-- YOUR GOAL --
Search the data below for the string "bear". Extract every line that contains it.

-- THE DATA --
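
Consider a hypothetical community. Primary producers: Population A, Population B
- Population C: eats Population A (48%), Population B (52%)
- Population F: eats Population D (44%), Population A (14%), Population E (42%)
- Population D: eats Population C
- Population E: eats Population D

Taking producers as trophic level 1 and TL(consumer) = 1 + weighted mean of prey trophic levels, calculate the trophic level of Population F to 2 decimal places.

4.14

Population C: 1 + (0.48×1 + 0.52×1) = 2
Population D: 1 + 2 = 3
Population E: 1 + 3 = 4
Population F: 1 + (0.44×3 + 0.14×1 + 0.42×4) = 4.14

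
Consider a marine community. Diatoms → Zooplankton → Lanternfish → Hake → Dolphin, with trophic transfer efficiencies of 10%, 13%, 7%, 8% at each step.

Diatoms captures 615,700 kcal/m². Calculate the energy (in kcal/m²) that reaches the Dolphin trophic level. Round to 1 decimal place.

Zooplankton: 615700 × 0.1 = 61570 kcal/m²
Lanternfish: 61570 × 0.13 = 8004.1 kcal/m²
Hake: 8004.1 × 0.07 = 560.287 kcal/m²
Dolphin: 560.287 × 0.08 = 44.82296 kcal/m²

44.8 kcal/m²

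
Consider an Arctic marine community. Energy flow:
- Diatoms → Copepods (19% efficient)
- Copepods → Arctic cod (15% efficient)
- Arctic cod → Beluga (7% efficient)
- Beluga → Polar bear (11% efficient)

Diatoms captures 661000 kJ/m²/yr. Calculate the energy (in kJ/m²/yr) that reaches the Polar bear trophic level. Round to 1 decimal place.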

==

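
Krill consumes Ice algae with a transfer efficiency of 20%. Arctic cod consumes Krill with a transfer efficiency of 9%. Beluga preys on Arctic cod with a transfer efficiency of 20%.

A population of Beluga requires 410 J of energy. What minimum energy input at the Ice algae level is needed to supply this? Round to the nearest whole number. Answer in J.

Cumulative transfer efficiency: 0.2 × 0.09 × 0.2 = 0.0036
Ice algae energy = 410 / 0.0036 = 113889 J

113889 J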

---

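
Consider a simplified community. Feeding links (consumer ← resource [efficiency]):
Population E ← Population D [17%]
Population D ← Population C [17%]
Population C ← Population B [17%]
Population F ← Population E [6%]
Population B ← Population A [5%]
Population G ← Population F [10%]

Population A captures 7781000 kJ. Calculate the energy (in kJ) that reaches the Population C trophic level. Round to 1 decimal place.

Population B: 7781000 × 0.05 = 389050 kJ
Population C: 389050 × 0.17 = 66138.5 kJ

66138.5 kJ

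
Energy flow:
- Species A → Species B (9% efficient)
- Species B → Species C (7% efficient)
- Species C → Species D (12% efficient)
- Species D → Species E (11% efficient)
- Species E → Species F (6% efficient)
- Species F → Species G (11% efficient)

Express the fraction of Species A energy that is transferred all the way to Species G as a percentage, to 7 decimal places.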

-- PROBLEM SOLUTION --
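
- Beluga → Polar bear (11% efficient)
Diatoms captures 661000 kJ/m²/yr. Calculate the energy (in kJ/m²/yr) that reaches the Polar bear trophic level. Round to 1 decimal place.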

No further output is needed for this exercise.